> What you should do: Would you restate all the data that follows, word for word?

*** Dataset records Section Begins ***

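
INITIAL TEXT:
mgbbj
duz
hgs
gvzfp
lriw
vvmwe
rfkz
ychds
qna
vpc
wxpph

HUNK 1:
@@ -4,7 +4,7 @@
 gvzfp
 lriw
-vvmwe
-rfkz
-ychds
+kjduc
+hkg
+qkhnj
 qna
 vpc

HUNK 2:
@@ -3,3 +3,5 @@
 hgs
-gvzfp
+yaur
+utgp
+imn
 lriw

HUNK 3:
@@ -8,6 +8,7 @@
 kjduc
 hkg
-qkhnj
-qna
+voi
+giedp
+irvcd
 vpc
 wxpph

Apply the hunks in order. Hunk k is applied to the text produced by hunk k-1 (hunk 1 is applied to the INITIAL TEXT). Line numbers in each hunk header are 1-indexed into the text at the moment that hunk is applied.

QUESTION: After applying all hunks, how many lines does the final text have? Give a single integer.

Answer: 14

Derivation:
Hunk 1: at line 4 remove [vvmwe,rfkz,ychds] add [kjduc,hkg,qkhnj] -> 11 lines: mgbbj duz hgs gvzfp lriw kjduc hkg qkhnj qna vpc wxpph
Hunk 2: at line 3 remove [gvzfp] add [yaur,utgp,imn] -> 13 lines: mgbbj duz hgs yaur utgp imn lriw kjduc hkg qkhnj qna vpc wxpph
Hunk 3: at line 8 remove [qkhnj,qna] add [voi,giedp,irvcd] -> 14 lines: mgbbj duz hgs yaur utgp imn lriw kjduc hkg voi giedp irvcd vpc wxpph
Final line count: 14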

*** Dataset records Section Ends ***

> Expected answer:
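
INITIAL TEXT:
mgbbj
duz
hgs
gvzfp
lriw
vvmwe
rfkz
ychds
qna
vpc
wxpph

HUNK 1:
@@ -4,7 +4,7 @@
 gvzfp
 lriw
-vvmwe
-rfkz
-ychds
+kjduc
+hkg
+qkhnj
 qna
 vpc

HUNK 2:
@@ -3,3 +3,5 @@
 hgs
-gvzfp
+yaur
+utgp
+imn
 lriw

HUNK 3:
@@ -8,6 +8,7 @@
 kjduc
 hkg
-qkhnj
-qna
+voi
+giedp
+irvcd
 vpc
 wxpph

Apply the hunks in order. Hunk k is applied to the text produced by hunk k-1 (hunk 1 is applied to the INITIAL TEXT). Line numbers in each hunk header are 1-indexed into the text at the moment that hunk is applied.

QUESTION: After applying all hunks, how many lines does the final text have? Give a single integer.

Answer: 14

Derivation:
Hunk 1: at line 4 remove [vvmwe,rfkz,ychds] add [kjduc,hkg,qkhnj] -> 11 lines: mgbbj duz hgs gvzfp lriw kjduc hkg qkhnj qna vpc wxpph
Hunk 2: at line 3 remove [gvzfp] add [yaur,utgp,imn] -> 13 lines: mgbbj duz hgs yaur utgp imn lriw kjduc hkg qkhnj qna vpc wxpph
Hunk 3: at line 8 remove [qkhnj,qna] add [voi,giedp,irvcd] -> 14 lines: mgbbj duz hgs yaur utgp imn lriw kjduc hkg voi giedp irvcd vpc wxpph
Final line count: 14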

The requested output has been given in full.